■ **PROBLEM STATEMENT**: All of the records are to be reproduced exactly.

==========

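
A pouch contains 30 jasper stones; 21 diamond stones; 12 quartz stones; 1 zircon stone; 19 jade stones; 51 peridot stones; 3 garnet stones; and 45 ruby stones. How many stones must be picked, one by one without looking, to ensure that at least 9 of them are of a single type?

Pigeonhole: put each drawn stone into a box by type. The largest draw with every box below 9 takes min(count, 8) from each type; types with fewer than 8 contribute all they have.
Σ min(cᵢ, 8) = 8 + 8 + 8 + 1 + 8 + 8 + 3 + 8 = 52.
Draw number 52 + 1 = 53 must push one box to 9.

53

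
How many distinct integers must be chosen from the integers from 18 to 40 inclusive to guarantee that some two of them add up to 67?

17

A set avoiding the sum 67 can contain at most one of each pair {x, 67−x}, plus the 9 elements whose complement lies outside the range.
The integers 18, …, 33 (16 of them) are such a set: any two sum to at least 18+19 = 37 and at most 32+33 = 65 < 67.
Any 17th integer completes one of the 7 pairs, so 17 choices force a sum of 67.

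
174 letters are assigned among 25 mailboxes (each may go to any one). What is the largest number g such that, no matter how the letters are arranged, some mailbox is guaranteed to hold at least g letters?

7

By pigeonhole, the 25 mailboxes are the holes and the 174 letters are the pigeons.
If every mailbox held at most 6 letters, the total would be at most 25 × 6 = 150, which is less than 174.
So some mailbox holds at least ⌈174/25⌉ = 7 letters.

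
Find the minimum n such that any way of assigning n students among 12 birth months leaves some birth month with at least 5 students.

With 48 students one could put exactly 4 in each of the 12 birth months, and no birth month would reach 5.
By pigeonhole, one more student must land in a birth month that already has 4, giving it 5.
So 12 × 4 + 1 = 49 students are required.

49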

==========

■ **YOUR RESPONSE**:
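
A pouch contains 30 jasper stones; 21 diamond stones; 12 quartz stones; 1 zircon stone; 19 jade stones; 51 peridot stones; 3 garnet stones; and 45 ruby stones. How many stones must be picked, one by one without looking, to ensure that at least 9 of them are of a single type?

Pigeonhole: put each drawn stone into a box by type. The largest draw with every box below 9 takes min(count, 8) from each type; types with fewer than 8 contribute all they have.
Σ min(cᵢ, 8) = 8 + 8 + 8 + 1 + 8 + 8 + 3 + 8 = 52.
Draw number 52 + 1 = 53 must push one box to 9.

53

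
How many distinct integers must be chosen from the integers from 18 to 40 inclusive to guarantee that some two of them add up to 67?

17

A set avoiding the sum 67 can contain at most one of each pair {x, 67−x}, plus the 9 elements whose complement lies outside the range.
The integers 18, …, 33 (16 of them) are such a set: any two sum to at least 18+19 = 37 and at most 32+33 = 65 < 67.
Any 17th integer completes one of the 7 pairs, so 17 choices force a sum of 67.

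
174 letters are assigned among 25 mailboxes (each may go to any one). What is the largest number g such that, no matter how the letters are arranged, some mailbox is guaranteed to hold at least g letters?

7

By pigeonhole, the 25 mailboxes are the holes and the 174 letters are the pigeons.
If every mailbox held at most 6 letters, the total would be at most 25 × 6 = 150, which is less than 174.
So some mailbox holds at least ⌈174/25⌉ = 7 letters.

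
Find the minimum n such that any way of assigning n students among 12 birth months leaves some birth month with at least 5 students.

With 48 students one could put exactly 4 in each of the 12 birth months, and no birth month would reach 5.
By pigeonhole, one more student must land in a birth month that already has 4, giving it 5.
So 12 × 4 + 1 = 49 students are required.

49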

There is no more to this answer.